* **Data records**
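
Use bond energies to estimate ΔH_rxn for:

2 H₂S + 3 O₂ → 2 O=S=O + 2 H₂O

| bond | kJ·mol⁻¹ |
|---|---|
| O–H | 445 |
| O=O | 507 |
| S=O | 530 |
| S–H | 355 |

ΔH ≈ −959 kJ

Bonds broken (reactants):
  O=O: 3 × 507 = 1521
  S–H: 4 × 355 = 1420
  Σ(broken) = 2941 kJ
Bonds formed (products):
  O–H: 4 × 445 = 1780
  S=O: 4 × 530 = 2120
  Σ(formed) = 3900 kJ
ΔH = Σ(broken) − Σ(formed) = 2941 − 3900 = −959 kJ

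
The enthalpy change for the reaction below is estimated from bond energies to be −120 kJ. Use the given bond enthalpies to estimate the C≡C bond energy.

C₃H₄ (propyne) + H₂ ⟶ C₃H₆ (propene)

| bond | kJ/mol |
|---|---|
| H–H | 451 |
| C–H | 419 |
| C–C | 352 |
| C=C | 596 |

D(C≡C) ≈ 863 kJ/mol

Let D be the C≡C bond energy.
Σ(broken) = 1×D + 1×352 + 4×419 + 1×451 = 2479 + D
Σ(formed) = 1×352 + 6×419 + 1×596 = 3462
ΔH = Σ(broken) − Σ(formed) = (2479 + D) − (3462) = −983 + D
Setting this equal to −120 kJ gives D = 863 kJ/mol.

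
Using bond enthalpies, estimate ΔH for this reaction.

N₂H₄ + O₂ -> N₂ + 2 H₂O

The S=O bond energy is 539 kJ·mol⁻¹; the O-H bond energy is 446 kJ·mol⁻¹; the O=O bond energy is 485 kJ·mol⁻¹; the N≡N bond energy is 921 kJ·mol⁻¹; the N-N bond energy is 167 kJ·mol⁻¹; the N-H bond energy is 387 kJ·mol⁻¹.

Bonds broken (reactants):
  N-H: 4 × 387 = 1548
  N-N: 1 × 167 = 167
  O=O: 1 × 485 = 485
  Σ(broken) = 2200 kJ
Bonds formed (products):
  N≡N: 1 × 921 = 921
  O-H: 4 × 446 = 1784
  Σ(formed) = 2705 kJ
ΔH = Σ(broken) − Σ(formed) = 2200 − 2705 = −505 kJ

ΔH ≈ −505 kJ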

* **Work required**
The entire set of records should be returned exactly.

* **Reply to the task**
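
Use bond energies to estimate ΔH_rxn for:

2 H₂S + 3 O₂ → 2 O=S=O + 2 H₂O

| bond | kJ·mol⁻¹ |
|---|---|
| O–H | 445 |
| O=O | 507 |
| S=O | 530 |
| S–H | 355 |

ΔH ≈ −959 kJ

Bonds broken (reactants):
  O=O: 3 × 507 = 1521
  S–H: 4 × 355 = 1420
  Σ(broken) = 2941 kJ
Bonds formed (products):
  O–H: 4 × 445 = 1780
  S=O: 4 × 530 = 2120
  Σ(formed) = 3900 kJ
ΔH = Σ(broken) − Σ(formed) = 2941 − 3900 = −959 kJ

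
The enthalpy change for the reaction below is estimated from bond energies to be −120 kJ. Use the given bond enthalpies to estimate the C≡C bond energy.

C₃H₄ (propyne) + H₂ ⟶ C₃H₆ (propene)

| bond | kJ/mol |
|---|---|
| H–H | 451 |
| C–H | 419 |
| C–C | 352 |
| C=C | 596 |

D(C≡C) ≈ 863 kJ/mol

Let D be the C≡C bond energy.
Σ(broken) = 1×D + 1×352 + 4×419 + 1×451 = 2479 + D
Σ(formed) = 1×352 + 6×419 + 1×596 = 3462
ΔH = Σ(broken) − Σ(formed) = (2479 + D) − (3462) = −983 + D
Setting this equal to −120 kJ gives D = 863 kJ/mol.

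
Using bond enthalpies, estimate ΔH for this reaction.

N₂H₄ + O₂ -> N₂ + 2 H₂O

The S=O bond energy is 539 kJ·mol⁻¹; the O-H bond energy is 446 kJ·mol⁻¹; the O=O bond energy is 485 kJ·mol⁻¹; the N≡N bond energy is 921 kJ·mol⁻¹; the N-N bond energy is 167 kJ·mol⁻¹; the N-H bond energy is 387 kJ·mol⁻¹.

Bonds broken (reactants):
  N-H: 4 × 387 = 1548
  N-N: 1 × 167 = 167
  O=O: 1 × 485 = 485
  Σ(broken) = 2200 kJ
Bonds formed (products):
  N≡N: 1 × 921 = 921
  O-H: 4 × 446 = 1784
  Σ(formed) = 2705 kJ
ΔH = Σ(broken) − Σ(formed) = 2200 − 2705 = −505 kJ

ΔH ≈ −505 kJ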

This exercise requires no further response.